* How to complete this task *
Your answer should repeat the listing in full, with no line missing or altered.

* Entries shown *
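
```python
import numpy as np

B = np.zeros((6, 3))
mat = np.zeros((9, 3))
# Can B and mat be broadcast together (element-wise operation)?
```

No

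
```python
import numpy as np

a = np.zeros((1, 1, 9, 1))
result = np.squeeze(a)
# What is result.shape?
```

(9,)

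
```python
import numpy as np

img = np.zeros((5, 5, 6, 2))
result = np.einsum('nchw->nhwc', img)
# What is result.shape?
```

(5, 6, 2, 5)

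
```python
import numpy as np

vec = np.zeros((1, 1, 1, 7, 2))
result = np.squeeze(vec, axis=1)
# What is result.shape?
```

(1, 1, 7, 2)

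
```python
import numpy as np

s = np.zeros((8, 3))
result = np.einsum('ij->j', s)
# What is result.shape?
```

(3,)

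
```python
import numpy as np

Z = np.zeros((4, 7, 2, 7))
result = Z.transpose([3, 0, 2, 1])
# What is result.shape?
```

(7, 4, 2, 7)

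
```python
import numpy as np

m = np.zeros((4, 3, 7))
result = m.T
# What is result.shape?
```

(7, 3, 4)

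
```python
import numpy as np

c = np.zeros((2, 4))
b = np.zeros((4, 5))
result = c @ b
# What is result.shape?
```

(2, 5)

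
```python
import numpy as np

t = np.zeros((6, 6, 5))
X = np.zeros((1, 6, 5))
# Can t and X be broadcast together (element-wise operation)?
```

Yes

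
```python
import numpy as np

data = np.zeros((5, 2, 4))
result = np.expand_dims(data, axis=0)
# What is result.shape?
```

(1, 5, 2, 4)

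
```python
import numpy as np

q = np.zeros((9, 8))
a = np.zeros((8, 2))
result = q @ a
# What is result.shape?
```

(9, 2)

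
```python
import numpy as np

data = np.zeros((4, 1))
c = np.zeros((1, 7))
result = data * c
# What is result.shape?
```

(4, 7)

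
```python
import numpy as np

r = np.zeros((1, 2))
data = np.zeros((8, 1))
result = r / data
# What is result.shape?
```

(8, 2)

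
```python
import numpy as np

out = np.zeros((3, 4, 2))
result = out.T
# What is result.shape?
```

(2, 4, 3)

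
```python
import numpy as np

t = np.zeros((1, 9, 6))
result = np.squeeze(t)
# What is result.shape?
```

(9, 6)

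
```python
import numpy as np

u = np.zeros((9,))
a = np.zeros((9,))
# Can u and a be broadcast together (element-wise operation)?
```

Yes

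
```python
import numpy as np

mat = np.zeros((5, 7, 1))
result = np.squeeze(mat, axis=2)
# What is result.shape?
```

(5, 7)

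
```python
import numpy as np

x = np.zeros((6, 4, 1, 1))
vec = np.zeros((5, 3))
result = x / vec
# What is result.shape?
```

(6, 4, 5, 3)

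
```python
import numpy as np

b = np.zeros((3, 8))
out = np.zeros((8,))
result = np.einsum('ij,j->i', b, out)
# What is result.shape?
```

(3,)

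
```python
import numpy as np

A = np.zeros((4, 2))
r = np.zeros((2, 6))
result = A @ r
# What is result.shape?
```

(4, 6)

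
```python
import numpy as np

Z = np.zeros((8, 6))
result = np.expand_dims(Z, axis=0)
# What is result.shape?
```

(1, 8, 6)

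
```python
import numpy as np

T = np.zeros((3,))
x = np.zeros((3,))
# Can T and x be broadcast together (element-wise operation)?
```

Yes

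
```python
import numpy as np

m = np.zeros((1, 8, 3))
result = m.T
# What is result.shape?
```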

* Exercise solution *
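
```python
import numpy as np

B = np.zeros((6, 3))
mat = np.zeros((9, 3))
# Can B and mat be broadcast together (element-wise operation)?
```

No

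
```python
import numpy as np

a = np.zeros((1, 1, 9, 1))
result = np.squeeze(a)
# What is result.shape?
```

(9,)

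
```python
import numpy as np

img = np.zeros((5, 5, 6, 2))
result = np.einsum('nchw->nhwc', img)
# What is result.shape?
```

(5, 6, 2, 5)

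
```python
import numpy as np

vec = np.zeros((1, 1, 1, 7, 2))
result = np.squeeze(vec, axis=1)
# What is result.shape?
```

(1, 1, 7, 2)

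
```python
import numpy as np

s = np.zeros((8, 3))
result = np.einsum('ij->j', s)
# What is result.shape?
```

(3,)

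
```python
import numpy as np

Z = np.zeros((4, 7, 2, 7))
result = Z.transpose([3, 0, 2, 1])
# What is result.shape?
```

(7, 4, 2, 7)

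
```python
import numpy as np

m = np.zeros((4, 3, 7))
result = m.T
# What is result.shape?
```

(7, 3, 4)

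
```python
import numpy as np

c = np.zeros((2, 4))
b = np.zeros((4, 5))
result = c @ b
# What is result.shape?
```

(2, 5)

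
```python
import numpy as np

t = np.zeros((6, 6, 5))
X = np.zeros((1, 6, 5))
# Can t and X be broadcast together (element-wise operation)?
```

Yes

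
```python
import numpy as np

data = np.zeros((5, 2, 4))
result = np.expand_dims(data, axis=0)
# What is result.shape?
```

(1, 5, 2, 4)

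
```python
import numpy as np

q = np.zeros((9, 8))
a = np.zeros((8, 2))
result = q @ a
# What is result.shape?
```

(9, 2)

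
```python
import numpy as np

data = np.zeros((4, 1))
c = np.zeros((1, 7))
result = data * c
# What is result.shape?
```

(4, 7)

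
```python
import numpy as np

r = np.zeros((1, 2))
data = np.zeros((8, 1))
result = r / data
# What is result.shape?
```

(8, 2)

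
```python
import numpy as np

out = np.zeros((3, 4, 2))
result = out.T
# What is result.shape?
```

(2, 4, 3)

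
```python
import numpy as np

t = np.zeros((1, 9, 6))
result = np.squeeze(t)
# What is result.shape?
```

(9, 6)

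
```python
import numpy as np

u = np.zeros((9,))
a = np.zeros((9,))
# Can u and a be broadcast together (element-wise operation)?
```

Yes

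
```python
import numpy as np

mat = np.zeros((5, 7, 1))
result = np.squeeze(mat, axis=2)
# What is result.shape?
```

(5, 7)

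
```python
import numpy as np

x = np.zeros((6, 4, 1, 1))
vec = np.zeros((5, 3))
result = x / vec
# What is result.shape?
```

(6, 4, 5, 3)

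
```python
import numpy as np

b = np.zeros((3, 8))
out = np.zeros((8,))
result = np.einsum('ij,j->i', b, out)
# What is result.shape?
```

(3,)

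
```python
import numpy as np

A = np.zeros((4, 2))
r = np.zeros((2, 6))
result = A @ r
# What is result.shape?
```

(4, 6)

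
```python
import numpy as np

Z = np.zeros((8, 6))
result = np.expand_dims(Z, axis=0)
# What is result.shape?
```

(1, 8, 6)

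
```python
import numpy as np

T = np.zeros((3,))
x = np.zeros((3,))
# Can T and x be broadcast together (element-wise operation)?
```

Yes

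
```python
import numpy as np

m = np.zeros((1, 8, 3))
result = m.T
# What is result.shape?
```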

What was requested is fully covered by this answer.